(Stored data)
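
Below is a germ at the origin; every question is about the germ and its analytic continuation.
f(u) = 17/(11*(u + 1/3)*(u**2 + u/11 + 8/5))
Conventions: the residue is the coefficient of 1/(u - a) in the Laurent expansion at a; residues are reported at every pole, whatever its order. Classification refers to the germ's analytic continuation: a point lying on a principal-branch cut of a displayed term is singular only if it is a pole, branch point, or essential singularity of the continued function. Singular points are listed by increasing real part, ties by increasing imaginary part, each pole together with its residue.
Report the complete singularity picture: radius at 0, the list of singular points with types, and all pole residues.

Radius of convergence at 0: 1/3.
At -1/3: a pole of order 1; residue 765/832.
At (-1/22) - ((1/110)*sqrt(19335))*i: a pole of order 1; residue (-765/1664) + ((1615/2144896)*sqrt(19335))*i.
At (-1/22) + ((1/110)*sqrt(19335))*i: a pole of order 1; residue (-765/1664) - ((1615/2144896)*sqrt(19335))*i.

Denominator factor (u + 1/3): pole of order 1 at -1/3, modulus 1/3.
Denominator factor (u**2 + u/11 + 8/5): discriminant -3867/605, complex-conjugate roots (-1/22) + ((1/110)*sqrt(19335))*i and (-1/22) - ((1/110)*sqrt(19335))*i; poles of order 1, moduli (2/5)*sqrt(10) and (2/5)*sqrt(10).
The radius of convergence is the smallest modulus among the singular points: 1/3.
At the order-1 pole -1/3 set g(u) = (u - (-1/3))*f(u) = 17/(11*(u**2 + u/11 + 8/5)).
Simple pole: residue = g(a) at a = -1/3, which is 765/832.
The factor u**2 + u/11 + 8/5 splits as (u - a)(u - a') with a = (-1/22) - ((1/110)*sqrt(19335))*i, a' = (-1/22) + ((1/110)*sqrt(19335))*i. At the order-1 pole a set g(u) = (u - a)*f(u) = [17/(11*(u + 1/3))] / (u - a').
Simple pole: residue = g(a) at a = (-1/22) - ((1/110)*sqrt(19335))*i, which is (-765/1664) + ((1615/2144896)*sqrt(19335))*i.
The factor u**2 + u/11 + 8/5 splits as (u - a)(u - a') with a = (-1/22) + ((1/110)*sqrt(19335))*i, a' = (-1/22) - ((1/110)*sqrt(19335))*i. At the order-1 pole a set g(u) = (u - a)*f(u) = [17/(11*(u + 1/3))] / (u - a').
Simple pole: residue = g(a) at a = (-1/22) + ((1/110)*sqrt(19335))*i, which is (-765/1664) - ((1615/2144896)*sqrt(19335))*i.
List the singular points by increasing real part (a conjugate pair: the negative imaginary part first).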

> Problem description: Set the entries down again exactly, beginning with their first line and ending with the line that contains "Conventions: the residue"; omit all other lines.

> Solved exercise:
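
Below is a germ at the origin; every question is about the germ and its analytic continuation.
f(u) = 17/(11*(u + 1/3)*(u**2 + u/11 + 8/5))
Conventions: the residue is the coefficient of 1/(u - a) in the Laurent expansion at a; residues are reported at every pole, whatever its order. Classification refers to the germ's analytic continuation: a point lying on a principal-branch cut of a displayed term is singular only if it is a pole, branch point, or essential singularity of the continued function. Singular points are listed by increasing real part, ties by increasing imaginary part, each pole together with its residue.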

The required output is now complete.